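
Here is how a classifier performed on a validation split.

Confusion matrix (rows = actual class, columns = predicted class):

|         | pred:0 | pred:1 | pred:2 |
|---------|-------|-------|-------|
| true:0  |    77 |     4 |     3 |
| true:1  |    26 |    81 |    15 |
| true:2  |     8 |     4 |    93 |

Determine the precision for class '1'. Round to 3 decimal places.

0.910

Take TP from the diagonal, FP from the rest of the '1' prediction marginal, FN from the rest of the '1' actual marginal.
precision = TP/(TP+FP).
1: TP=81, FP=4+4=8 → 81/89 = 0.9101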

TASK TO CARRY OUT: Reproduce the data above in full, keeping it exactly the same.

RESPONSE TO THIS TASK:
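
Here is how a classifier performed on a validation split.

Confusion matrix (rows = actual class, columns = predicted class):

|         | pred:0 | pred:1 | pred:2 |
|---------|-------|-------|-------|
| true:0  |    77 |     4 |     3 |
| true:1  |    26 |    81 |    15 |
| true:2  |     8 |     4 |    93 |

Determine the precision for class '1'. Round to 3 decimal places.

0.910

Take TP from the diagonal, FP from the rest of the '1' prediction marginal, FN from the rest of the '1' actual marginal.
precision = TP/(TP+FP).
1: TP=81, FP=4+4=8 → 81/89 = 0.9101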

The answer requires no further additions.